• _WHAT IS EXPECTED_: The material below holds a span beginning at the line with "In an FM system, the" and ending at the line with "x[n] = [-2, -2, 2, -3]". Quote that span exactly, both ends included, and only that span.
---------- SOURCE MATERIAL
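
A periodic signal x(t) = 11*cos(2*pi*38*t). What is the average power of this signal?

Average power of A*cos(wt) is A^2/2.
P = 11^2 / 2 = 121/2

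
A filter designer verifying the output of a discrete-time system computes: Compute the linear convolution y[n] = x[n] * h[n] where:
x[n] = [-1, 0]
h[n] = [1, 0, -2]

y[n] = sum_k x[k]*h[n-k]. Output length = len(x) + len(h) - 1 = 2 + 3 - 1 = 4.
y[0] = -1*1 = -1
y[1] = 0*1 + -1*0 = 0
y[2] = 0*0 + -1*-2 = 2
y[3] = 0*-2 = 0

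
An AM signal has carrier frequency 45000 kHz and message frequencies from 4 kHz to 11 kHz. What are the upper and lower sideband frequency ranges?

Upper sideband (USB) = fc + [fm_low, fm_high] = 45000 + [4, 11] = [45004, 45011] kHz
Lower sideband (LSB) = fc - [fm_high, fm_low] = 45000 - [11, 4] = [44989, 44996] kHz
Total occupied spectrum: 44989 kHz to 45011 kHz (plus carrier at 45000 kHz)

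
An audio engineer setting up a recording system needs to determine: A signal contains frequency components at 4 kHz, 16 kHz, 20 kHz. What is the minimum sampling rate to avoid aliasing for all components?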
--------------------
---------- SOURCE MATERIAL
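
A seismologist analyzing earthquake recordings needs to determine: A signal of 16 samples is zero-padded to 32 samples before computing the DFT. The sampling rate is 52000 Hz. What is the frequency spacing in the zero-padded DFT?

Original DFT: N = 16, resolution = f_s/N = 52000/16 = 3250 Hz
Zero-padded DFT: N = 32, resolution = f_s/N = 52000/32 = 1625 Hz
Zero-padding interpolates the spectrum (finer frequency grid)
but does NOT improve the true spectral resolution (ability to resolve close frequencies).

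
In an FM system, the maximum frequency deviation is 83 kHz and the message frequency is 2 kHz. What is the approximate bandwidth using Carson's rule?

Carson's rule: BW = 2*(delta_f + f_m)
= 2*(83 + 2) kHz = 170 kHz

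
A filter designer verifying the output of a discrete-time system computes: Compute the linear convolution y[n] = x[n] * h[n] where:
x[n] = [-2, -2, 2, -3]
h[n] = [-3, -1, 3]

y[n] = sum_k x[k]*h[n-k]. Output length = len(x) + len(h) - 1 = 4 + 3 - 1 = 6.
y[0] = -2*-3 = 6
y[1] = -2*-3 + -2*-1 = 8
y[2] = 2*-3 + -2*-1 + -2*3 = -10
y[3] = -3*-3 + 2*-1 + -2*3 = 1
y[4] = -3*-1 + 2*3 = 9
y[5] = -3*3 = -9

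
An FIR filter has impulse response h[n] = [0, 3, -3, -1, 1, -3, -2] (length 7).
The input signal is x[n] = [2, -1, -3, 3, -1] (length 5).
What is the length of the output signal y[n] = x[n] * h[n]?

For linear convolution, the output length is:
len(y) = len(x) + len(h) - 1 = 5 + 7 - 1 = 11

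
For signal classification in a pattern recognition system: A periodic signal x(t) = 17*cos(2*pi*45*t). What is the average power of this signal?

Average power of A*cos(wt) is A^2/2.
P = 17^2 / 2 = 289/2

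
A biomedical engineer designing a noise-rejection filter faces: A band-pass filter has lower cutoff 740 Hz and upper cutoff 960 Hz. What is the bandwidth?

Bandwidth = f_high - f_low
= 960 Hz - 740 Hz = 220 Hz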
--------------------
• _EXERCISE RESPONSE_:
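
In an FM system, the maximum frequency deviation is 83 kHz and the message frequency is 2 kHz. What is the approximate bandwidth using Carson's rule?

Carson's rule: BW = 2*(delta_f + f_m)
= 2*(83 + 2) kHz = 170 kHz

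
A filter designer verifying the output of a discrete-time system computes: Compute the linear convolution y[n] = x[n] * h[n] where:
x[n] = [-2, -2, 2, -3]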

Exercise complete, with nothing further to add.